What needs to be done: Restate the data below word for word, leaving nothing out.

___ Data section ___

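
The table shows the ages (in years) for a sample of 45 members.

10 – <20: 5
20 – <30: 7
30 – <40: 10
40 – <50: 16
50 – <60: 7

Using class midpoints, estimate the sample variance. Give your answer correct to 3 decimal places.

Midpoints: 15, 25, 35, 45, 55
n = 45, Σfm = 1705, mean = 37.8889
Σfm² = 71325
Σf(m − x̄)² = Σfm² − (Σfm)²/n = 71325 − 1705²/45 = 6724.4444
Sample variance = 6724.4444 / 44 = 152.8283

152.828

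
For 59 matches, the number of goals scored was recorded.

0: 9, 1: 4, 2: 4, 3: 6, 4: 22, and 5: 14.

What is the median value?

4

Cumulative frequencies: 9, 13, 17, 23, 45, 59
n = 59, so the median is the value in position (n+1)/2 = 30.
Position 30 falls at value 4.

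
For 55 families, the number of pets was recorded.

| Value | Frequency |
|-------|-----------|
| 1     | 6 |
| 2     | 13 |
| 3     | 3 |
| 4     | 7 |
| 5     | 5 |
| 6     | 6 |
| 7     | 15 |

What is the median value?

4

Cumulative frequencies: 6, 19, 22, 29, 34, 40, 55
n = 55, so the median is the value in position (n+1)/2 = 28.
Position 28 falls at value 4.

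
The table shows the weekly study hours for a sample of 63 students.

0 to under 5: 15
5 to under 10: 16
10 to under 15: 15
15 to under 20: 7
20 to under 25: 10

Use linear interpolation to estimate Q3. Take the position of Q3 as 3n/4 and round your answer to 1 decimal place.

Cumulative frequencies: 15, 31, 46, 53, 63
n = 63; position = 3n/4 = 47.25.
This falls in the class 15 to under 20: L = 15, F = 46, f = 7, h = 5.
Upper quartile ≈ 15 + ((47.25 − 46) / 7) × 5 = 15.8929

15.9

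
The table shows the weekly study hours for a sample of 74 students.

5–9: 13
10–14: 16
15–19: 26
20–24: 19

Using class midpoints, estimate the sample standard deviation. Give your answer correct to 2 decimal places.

5.23

Midpoints: 7, 12, 17, 22
n = 74, Σfm = 1143, mean = 15.4459
Σfm² = 19651
Σf(m − x̄)² = Σfm² − (Σfm)²/n = 19651 − 1143²/74 = 1996.2838
Sample variance = 1996.2838 / 73 = 27.3464
Standard deviation = √27.3464 = 5.2294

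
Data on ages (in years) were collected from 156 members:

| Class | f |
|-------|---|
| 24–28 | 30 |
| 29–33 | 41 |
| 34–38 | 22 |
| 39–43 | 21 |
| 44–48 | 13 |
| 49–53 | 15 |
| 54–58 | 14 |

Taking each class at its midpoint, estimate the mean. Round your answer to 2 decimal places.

37.51

Midpoints: 26, 31, 36, 41, 46, 51, 56
Σfm = 30×26 + 41×31 + 22×36 + 21×41 + 13×46 + 15×51 + 14×56 = 5851
n = Σf = 156
Mean = 5851 / 156 = 37.5064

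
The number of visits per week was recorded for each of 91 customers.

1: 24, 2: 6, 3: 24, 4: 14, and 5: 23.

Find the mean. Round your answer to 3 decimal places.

3.066

Values: 1, 2, 3, 4, 5
Σfx = 24×1 + 6×2 + 24×3 + 14×4 + 23×5 = 279
n = Σf = 91
Mean = 279 / 91 = 3.0659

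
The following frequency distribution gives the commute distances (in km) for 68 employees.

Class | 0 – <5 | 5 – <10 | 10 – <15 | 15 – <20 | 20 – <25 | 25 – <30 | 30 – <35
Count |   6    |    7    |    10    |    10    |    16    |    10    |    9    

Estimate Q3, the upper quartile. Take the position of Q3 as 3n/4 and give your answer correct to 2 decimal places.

Cumulative frequencies: 6, 13, 23, 33, 49, 59, 68
n = 68; position = 3n/4 = 51.
This falls in the class 25 – <30: L = 25, F = 49, f = 10, h = 5.
Upper quartile ≈ 25 + ((51 − 49) / 10) × 5 = 26.0000

26.00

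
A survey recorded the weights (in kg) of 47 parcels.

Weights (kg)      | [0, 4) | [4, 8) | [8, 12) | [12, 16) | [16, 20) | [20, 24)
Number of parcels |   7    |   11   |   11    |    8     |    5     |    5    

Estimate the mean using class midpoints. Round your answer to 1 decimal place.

10.7

Midpoints: 2, 6, 10, 14, 18, 22
Σfm = 7×2 + 11×6 + 11×10 + 8×14 + 5×18 + 5×22 = 502
n = Σf = 47
Mean = 502 / 47 = 10.6809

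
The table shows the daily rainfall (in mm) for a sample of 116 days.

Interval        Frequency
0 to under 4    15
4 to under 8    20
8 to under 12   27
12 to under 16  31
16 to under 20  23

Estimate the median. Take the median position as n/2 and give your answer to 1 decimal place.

Cumulative frequencies: 15, 35, 62, 93, 116
n = 116; position = n/2 = 58.
This falls in the class 8 to under 12: L = 8, F = 35, f = 27, h = 4.
Median ≈ 8 + ((58 − 35) / 27) × 4 = 11.4074

11.4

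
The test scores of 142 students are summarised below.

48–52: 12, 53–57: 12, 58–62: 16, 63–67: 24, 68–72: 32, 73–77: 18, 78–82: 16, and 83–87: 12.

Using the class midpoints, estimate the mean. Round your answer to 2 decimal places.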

___

Solution to this exercise:
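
The table shows the ages (in years) for a sample of 45 members.

10 – <20: 5
20 – <30: 7
30 – <40: 10
40 – <50: 16
50 – <60: 7

Using class midpoints, estimate the sample variance. Give your answer correct to 3 decimal places.

Midpoints: 15, 25, 35, 45, 55
n = 45, Σfm = 1705, mean = 37.8889
Σfm² = 71325
Σf(m − x̄)² = Σfm² − (Σfm)²/n = 71325 − 1705²/45 = 6724.4444
Sample variance = 6724.4444 / 44 = 152.8283

152.828

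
For 59 matches, the number of goals scored was recorded.

0: 9, 1: 4, 2: 4, 3: 6, 4: 22, and 5: 14.

What is the median value?

4

Cumulative frequencies: 9, 13, 17, 23, 45, 59
n = 59, so the median is the value in position (n+1)/2 = 30.
Position 30 falls at value 4.

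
For 55 families, the number of pets was recorded.

| Value | Frequency |
|-------|-----------|
| 1     | 6 |
| 2     | 13 |
| 3     | 3 |
| 4     | 7 |
| 5     | 5 |
| 6     | 6 |
| 7     | 15 |

What is the median value?

4

Cumulative frequencies: 6, 19, 22, 29, 34, 40, 55
n = 55, so the median is the value in position (n+1)/2 = 28.
Position 28 falls at value 4.

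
The table shows the weekly study hours for a sample of 63 students.

0 to under 5: 15
5 to under 10: 16
10 to under 15: 15
15 to under 20: 7
20 to under 25: 10

Use linear interpolation to estimate Q3. Take the position of Q3 as 3n/4 and round your answer to 1 decimal place.

Cumulative frequencies: 15, 31, 46, 53, 63
n = 63; position = 3n/4 = 47.25.
This falls in the class 15 to under 20: L = 15, F = 46, f = 7, h = 5.
Upper quartile ≈ 15 + ((47.25 − 46) / 7) × 5 = 15.8929

15.9

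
The table shows the weekly study hours for a sample of 74 students.

5–9: 13
10–14: 16
15–19: 26
20–24: 19

Using class midpoints, estimate the sample standard deviation. Give your answer correct to 2 decimal places.

5.23

Midpoints: 7, 12, 17, 22
n = 74, Σfm = 1143, mean = 15.4459
Σfm² = 19651
Σf(m − x̄)² = Σfm² − (Σfm)²/n = 19651 − 1143²/74 = 1996.2838
Sample variance = 1996.2838 / 73 = 27.3464
Standard deviation = √27.3464 = 5.2294

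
Data on ages (in years) were collected from 156 members:

| Class | f |
|-------|---|
| 24–28 | 30 |
| 29–33 | 41 |
| 34–38 | 22 |
| 39–43 | 21 |
| 44–48 | 13 |
| 49–53 | 15 |
| 54–58 | 14 |

Taking each class at its midpoint, estimate the mean. Round your answer to 2 decimal places.

37.51

Midpoints: 26, 31, 36, 41, 46, 51, 56
Σfm = 30×26 + 41×31 + 22×36 + 21×41 + 13×46 + 15×51 + 14×56 = 5851
n = Σf = 156
Mean = 5851 / 156 = 37.5064

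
The number of visits per week was recorded for each of 91 customers.

1: 24, 2: 6, 3: 24, 4: 14, and 5: 23.

Find the mean. Round your answer to 3 decimal places.

3.066

Values: 1, 2, 3, 4, 5
Σfx = 24×1 + 6×2 + 24×3 + 14×4 + 23×5 = 279
n = Σf = 91
Mean = 279 / 91 = 3.0659

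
The following frequency distribution gives the commute distances (in km) for 68 employees.

Class | 0 – <5 | 5 – <10 | 10 – <15 | 15 – <20 | 20 – <25 | 25 – <30 | 30 – <35
Count |   6    |    7    |    10    |    10    |    16    |    10    |    9    

Estimate Q3, the upper quartile. Take the position of Q3 as 3n/4 and give your answer correct to 2 decimal places.

Cumulative frequencies: 6, 13, 23, 33, 49, 59, 68
n = 68; position = 3n/4 = 51.
This falls in the class 25 – <30: L = 25, F = 49, f = 10, h = 5.
Upper quartile ≈ 25 + ((51 − 49) / 10) × 5 = 26.0000

26.00

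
A survey recorded the weights (in kg) of 47 parcels.

Weights (kg)      | [0, 4) | [4, 8) | [8, 12) | [12, 16) | [16, 20) | [20, 24)
Number of parcels |   7    |   11   |   11    |    8     |    5     |    5    

Estimate the mean using class midpoints. Round your answer to 1 decimal place.

10.7

Midpoints: 2, 6, 10, 14, 18, 22
Σfm = 7×2 + 11×6 + 11×10 + 8×14 + 5×18 + 5×22 = 502
n = Σf = 47
Mean = 502 / 47 = 10.6809

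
The table shows the daily rainfall (in mm) for a sample of 116 days.

Interval        Frequency
0 to under 4    15
4 to under 8    20
8 to under 12   27
12 to under 16  31
16 to under 20  23

Estimate the median. Take the median position as n/2 and give your answer to 1 decimal place.

Cumulative frequencies: 15, 35, 62, 93, 116
n = 116; position = n/2 = 58.
This falls in the class 8 to under 12: L = 8, F = 35, f = 27, h = 4.
Median ≈ 8 + ((58 − 35) / 27) × 4 = 11.4074

11.4

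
The test scores of 142 students are summarised below.

48–52: 12, 53–57: 12, 58–62: 16, 63–67: 24, 68–72: 32, 73–77: 18, 78–82: 16, and 83–87: 12.

Using the class midpoints, estimate the mean. Round your answer to 2 decimal places.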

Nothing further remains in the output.